▶ _Task to complete_: The line containing "A survey satellite orbits" marks where copying starts, so set down that line and each one after it exactly, through the end of the records.

[Saved data entries]
══════════
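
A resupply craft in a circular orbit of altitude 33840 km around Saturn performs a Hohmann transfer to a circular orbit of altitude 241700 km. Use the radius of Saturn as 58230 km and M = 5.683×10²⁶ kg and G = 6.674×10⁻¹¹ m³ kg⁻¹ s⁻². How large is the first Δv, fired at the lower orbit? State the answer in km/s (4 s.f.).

μ = GM = 6.674×10⁻¹¹ × 5.683×10²⁶ = 3.793×10¹⁶ m³/s².
r₁ = 58230 + 33840 = 92070 km = 9.2070×10⁷ m.
r₂ = 58230 + 241700 = 299930 km = 2.9993×10⁸ m.
Transfer ellipse a_t = (r₁ + r₂)/2 = 1.960×10⁸ m.
At r₁: circular v_c1 = √(μ/r₁) = 20300 m/s; transfer-perikrone v_p = √[μ(2/r₁ − 1/a_t)] = 25110 m/s.
Δv₁ = v_p − v_c1 = 4811 m/s.
= 4.811 km/s.

Δv ≈ 4.811 km/s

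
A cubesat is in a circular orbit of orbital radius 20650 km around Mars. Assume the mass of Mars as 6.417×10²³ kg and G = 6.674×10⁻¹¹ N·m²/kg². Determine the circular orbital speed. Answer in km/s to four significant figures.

v ≈ 1.440 km/s

μ = GM = 6.674×10⁻¹¹ × 6.417×10²³ = 4.283×10¹³ m³/s².
r = 20650 km = 2.065×10⁷ m.
For a circular orbit v = √(μ/r) = √(4.283×10¹³ / 2.065×10⁷) = √(2.074×10⁶) = 1440 m/s.
That is 1.440 km/s.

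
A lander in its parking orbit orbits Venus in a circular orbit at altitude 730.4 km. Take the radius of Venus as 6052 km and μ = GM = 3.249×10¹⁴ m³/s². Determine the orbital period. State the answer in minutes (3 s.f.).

r = 6052 + 730.4 = 6782.4 km = 6.7824×10⁶ m.
Kepler's third law: T = 2π√(r³/μ) = 2π√((6.782×10⁶)³ / 3.249×10¹⁴).
r³/μ = 9.603×10⁵ s², so T = 2π × 9.799×10² = 6.157×10³ s.
Converting: 6.157×10³ s ÷ 60.00 = 102.6 minutes.

T ≈ 103 minutes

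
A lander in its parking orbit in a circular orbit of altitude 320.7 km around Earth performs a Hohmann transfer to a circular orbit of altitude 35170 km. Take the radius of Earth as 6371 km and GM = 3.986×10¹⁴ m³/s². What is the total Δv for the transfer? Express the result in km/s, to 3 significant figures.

Δv_total ≈ 3.88 km/s

r₁ = 6371 + 320.7 = 6691.7 km = 6.6917×10⁶ m.
r₂ = 6371 + 35170 = 41541 km = 4.1541×10⁷ m.
Transfer ellipse a_t = (r₁ + r₂)/2 = 2.412×10⁷ m.
At r₁: circular v_c1 = √(μ/r₁) = 7718 m/s; transfer-perigee v_p = √[μ(2/r₁ − 1/a_t)] = 10130 m/s.
Δv₁ = v_p − v_c1 = 2411 m/s.
At r₂: circular v_c2 = √(μ/r₂) = 3098 m/s; transfer-apogee v_a = √[μ(2/r₂ − 1/a_t)] = 1632 m/s.
Δv₂ = v_c2 − v_a = 1466 m/s.
Total Δv = Δv₁ + Δv₂ = 3877 m/s = 3.877 km/s.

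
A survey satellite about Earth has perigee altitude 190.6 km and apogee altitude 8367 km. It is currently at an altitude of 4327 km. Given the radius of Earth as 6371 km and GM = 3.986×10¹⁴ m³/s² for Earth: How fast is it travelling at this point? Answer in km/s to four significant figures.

r_p = 6371 + 190.6 = 6561.6 km = 6.5616×10⁶ m.
r_a = 6371 + 8367 = 14738 km = 1.4738×10⁷ m.
r = 6371 + 4327 = 10698 km = 1.070×10⁷ m.
Semi-major axis a = (r_p + r_a)/2 = 10650 km = 1.065×10⁷ m.
Vis-viva: v² = μ(2/r − 1/a) = 3.986×10¹⁴ × (1.870×10⁻⁷ − 9.390×10⁻⁸) = 3.709×10⁷ m²/s².
v = 6090 m/s = 6.090 km/s.

v ≈ 6.090 km/s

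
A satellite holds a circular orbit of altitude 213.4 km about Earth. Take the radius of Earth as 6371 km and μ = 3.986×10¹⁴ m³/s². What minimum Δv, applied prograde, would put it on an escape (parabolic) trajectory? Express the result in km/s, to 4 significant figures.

r = 6371 + 213.4 = 6584.4 km = 6.5844×10⁶ m.
Circular speed v_c = √(μ/r) = 7781 m/s.
Escape speed v_esc = √(2μ/r) = √2 × v_c = 11000 m/s.
Δv = v_esc − v_c = 3223 m/s = 3.223 km/s.

Δv ≈ 3.223 km/s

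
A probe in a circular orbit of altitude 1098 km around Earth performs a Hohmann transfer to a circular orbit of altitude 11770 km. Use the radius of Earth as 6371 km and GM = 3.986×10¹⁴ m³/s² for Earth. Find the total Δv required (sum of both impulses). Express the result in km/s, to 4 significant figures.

Δv_total ≈ 2.497 km/s

r₁ = 6371 + 1098 = 7469.0 km = 7.4690×10⁶ m.
r₂ = 6371 + 11770 = 18141 km = 1.8141×10⁷ m.
Transfer ellipse a_t = (r₁ + r₂)/2 = 1.280×10⁷ m.
At r₁: circular v_c1 = √(μ/r₁) = 7305 m/s; transfer-perigee v_p = √[μ(2/r₁ − 1/a_t)] = 8695 m/s.
Δv₁ = v_p − v_c1 = 1390 m/s.
At r₂: circular v_c2 = √(μ/r₂) = 4687 m/s; transfer-apogee v_a = √[μ(2/r₂ − 1/a_t)] = 3580 m/s.
Δv₂ = v_c2 − v_a = 1107 m/s.
Total Δv = Δv₁ + Δv₂ = 2497 m/s = 2.497 km/s.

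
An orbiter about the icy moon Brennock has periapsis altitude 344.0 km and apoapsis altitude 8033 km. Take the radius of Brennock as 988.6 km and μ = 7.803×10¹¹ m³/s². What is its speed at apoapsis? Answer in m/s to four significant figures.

r_p = 988.6 + 344.0 = 1332.6 km = 1.3326×10⁶ m.
r_a = 988.6 + 8033 = 9021.6 km = 9.0216×10⁶ m.
Semi-major axis a = (r_p + r_a)/2 = 5177.1 km = 5.177×10⁶ m.
Vis-viva: v² = μ(2/r − 1/a) = 7.803×10¹¹ × (2.217×10⁻⁷ − 1.932×10⁻⁷) = 2.226×10⁴ m²/s².
v = 149.2 m/s.

v ≈ 149.2 m/s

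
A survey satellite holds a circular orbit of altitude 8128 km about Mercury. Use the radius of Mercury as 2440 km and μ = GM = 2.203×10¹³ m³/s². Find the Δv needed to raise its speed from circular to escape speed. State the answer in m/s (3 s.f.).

r = 2440 + 8128 = 10568 km = 1.0568×10⁷ m.
Circular speed v_c = √(μ/r) = 1444 m/s.
Escape speed v_esc = √(2μ/r) = √2 × v_c = 2042 m/s.
Δv = v_esc − v_c = 598.0 m/s.

Δv ≈ 598 m/s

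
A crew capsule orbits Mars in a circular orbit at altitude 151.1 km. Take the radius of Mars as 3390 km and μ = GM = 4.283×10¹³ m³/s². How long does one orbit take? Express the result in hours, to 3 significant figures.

T ≈ 1.78 hours

r = 3390 + 151.1 = 3541.1 km = 3.5411×10⁶ m.
Kepler's third law: T = 2π√(r³/μ) = 2π√((3.541×10⁶)³ / 4.283×10¹³).
r³/μ = 1.037×10⁶ s², so T = 2π × 1.018×10³ = 6.398×10³ s.
Converting: 6.398×10³ s ÷ 3600 = 1.777 hours.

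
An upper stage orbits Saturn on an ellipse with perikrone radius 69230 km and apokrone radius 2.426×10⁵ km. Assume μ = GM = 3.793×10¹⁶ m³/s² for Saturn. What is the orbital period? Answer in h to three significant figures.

Semi-major axis a = (r_p + r_a)/2 = (69230 + 2.4260×10⁵)/2 = 1.5592×10⁵ km = 1.559×10⁸ m.
By Kepler's third law T = 2π√(a³/μ) = 2π × 9.996×10³ = 6.281×10⁴ s.
= 17.45 h.

T ≈ 17.4 h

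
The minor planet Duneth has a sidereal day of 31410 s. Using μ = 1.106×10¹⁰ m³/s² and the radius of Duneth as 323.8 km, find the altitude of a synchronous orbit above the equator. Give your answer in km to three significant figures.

h_sync ≈ 328 km

A synchronous orbit has period T, so by Kepler's third law a = (μT²/4π²)^(1/3).
μT²/4π² = 1.106×10¹⁰ × (3.141×10⁴)² / 39.48 = 2.764×10¹⁷ m³.
a = 6.514×10⁵ m = 651.39 km.
Altitude h = a − R = 651.39 − 323.8 = 327.59 km.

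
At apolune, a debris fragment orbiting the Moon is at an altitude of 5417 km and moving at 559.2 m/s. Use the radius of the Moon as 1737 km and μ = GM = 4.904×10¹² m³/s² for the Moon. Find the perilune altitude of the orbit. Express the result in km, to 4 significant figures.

perilune altitude ≈ 376.9 km

r_a = 1737 + 5417 = 7154.0 km = 7.154×10⁶ m.
Specific energy ε = v²/2 − μ/r = -5.291×10⁵ J/kg, so a = −μ/(2ε) = 4.634×10⁶ m.
The apsides satisfy r_p + r_a = 2a, so the perilune radius is 2a − r_a = 2.114×10⁶ m = 2113.9 km.
Perilune altitude = 2113.9 − 1737 = 376.90 km.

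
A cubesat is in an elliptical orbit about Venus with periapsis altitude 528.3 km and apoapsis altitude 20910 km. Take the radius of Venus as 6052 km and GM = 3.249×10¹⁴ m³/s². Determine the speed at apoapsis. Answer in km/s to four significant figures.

r_p = 6052 + 528.3 = 6580.3 km = 6.5803×10⁶ m.
r_a = 6052 + 20910 = 26962 km = 2.6962×10⁷ m.
Semi-major axis a = (r_p + r_a)/2 = 16771 km = 1.677×10⁷ m.
Vis-viva: v² = μ(2/r − 1/a) = 3.249×10¹⁴ × (7.418×10⁻⁸ − 5.963×10⁻⁸) = 4.728×10⁶ m²/s².
v = 2174 m/s = 2.174 km/s.

v ≈ 2.174 km/s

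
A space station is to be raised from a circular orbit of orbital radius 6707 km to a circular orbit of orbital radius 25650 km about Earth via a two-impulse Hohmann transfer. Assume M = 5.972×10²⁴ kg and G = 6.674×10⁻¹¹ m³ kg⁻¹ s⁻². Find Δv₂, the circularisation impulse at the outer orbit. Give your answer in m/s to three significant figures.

Δv ≈ 1400 m/s

μ = GM = 6.674×10⁻¹¹ × 5.972×10²⁴ = 3.986×10¹⁴ m³/s².
r₁ = 6707 km = 6.707×10⁶ m.
r₂ = 25650 km = 2.565×10⁷ m.
Transfer ellipse a_t = (r₁ + r₂)/2 = 1.618×10⁷ m.
At r₁: circular v_c1 = √(μ/r₁) = 7709 m/s; transfer-perigee v_p = √[μ(2/r₁ − 1/a_t)] = 9707 m/s.
At r₂: circular v_c2 = √(μ/r₂) = 3942 m/s; transfer-apogee v_a = √[μ(2/r₂ − 1/a_t)] = 2538 m/s.
Δv₂ = v_c2 − v_a = 1404 m/s.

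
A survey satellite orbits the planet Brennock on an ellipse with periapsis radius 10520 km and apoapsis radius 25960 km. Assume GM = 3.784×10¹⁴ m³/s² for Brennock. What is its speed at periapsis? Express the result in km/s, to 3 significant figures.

v ≈ 7.15 km/s

Semi-major axis a = (r_p + r_a)/2 = 18240 km = 1.824×10⁷ m.
Vis-viva: v² = μ(2/r − 1/a) = 3.784×10¹⁴ × (1.901×10⁻⁷ − 5.482×10⁻⁸) = 5.119×10⁷ m²/s².
v = 7155 m/s = 7.155 km/s.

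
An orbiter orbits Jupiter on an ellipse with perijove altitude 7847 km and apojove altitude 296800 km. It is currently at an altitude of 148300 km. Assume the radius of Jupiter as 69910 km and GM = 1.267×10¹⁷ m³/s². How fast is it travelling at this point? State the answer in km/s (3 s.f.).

r_p = 69910 + 7847 = 77757 km = 7.7757×10⁷ m.
r_a = 69910 + 296800 = 366710 km = 3.6671×10⁸ m.
r = 69910 + 148300 = 2.1821×10⁵ km = 2.182×10⁸ m.
Semi-major axis a = (r_p + r_a)/2 = 2.2223×10⁵ km = 2.222×10⁸ m.
Vis-viva: v² = μ(2/r − 1/a) = 1.267×10¹⁷ × (9.165×10⁻⁹ − 4.500×10⁻⁹) = 5.911×10⁸ m²/s².
v = 24310 m/s = 24.31 km/s.

v ≈ 24.3 km/s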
══════════
▶ _Solution to the problem_:
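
A survey satellite orbits the planet Brennock on an ellipse with periapsis radius 10520 km and apoapsis radius 25960 km. Assume GM = 3.784×10¹⁴ m³/s² for Brennock. What is its speed at periapsis? Express the result in km/s, to 3 significant figures.

v ≈ 7.15 km/s

Semi-major axis a = (r_p + r_a)/2 = 18240 km = 1.824×10⁷ m.
Vis-viva: v² = μ(2/r − 1/a) = 3.784×10¹⁴ × (1.901×10⁻⁷ − 5.482×10⁻⁸) = 5.119×10⁷ m²/s².
v = 7155 m/s = 7.155 km/s.

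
An orbiter orbits Jupiter on an ellipse with perijove altitude 7847 km and apojove altitude 296800 km. It is currently at an altitude of 148300 km. Assume the radius of Jupiter as 69910 km and GM = 1.267×10¹⁷ m³/s². How fast is it travelling at this point? State the answer in km/s (3 s.f.).

r_p = 69910 + 7847 = 77757 km = 7.7757×10⁷ m.
r_a = 69910 + 296800 = 366710 km = 3.6671×10⁸ m.
r = 69910 + 148300 = 2.1821×10⁵ km = 2.182×10⁸ m.
Semi-major axis a = (r_p + r_a)/2 = 2.2223×10⁵ km = 2.222×10⁸ m.
Vis-viva: v² = μ(2/r − 1/a) = 1.267×10¹⁷ × (9.165×10⁻⁹ − 4.500×10⁻⁹) = 5.911×10⁸ m²/s².
v = 24310 m/s = 24.31 km/s.

v ≈ 24.3 km/s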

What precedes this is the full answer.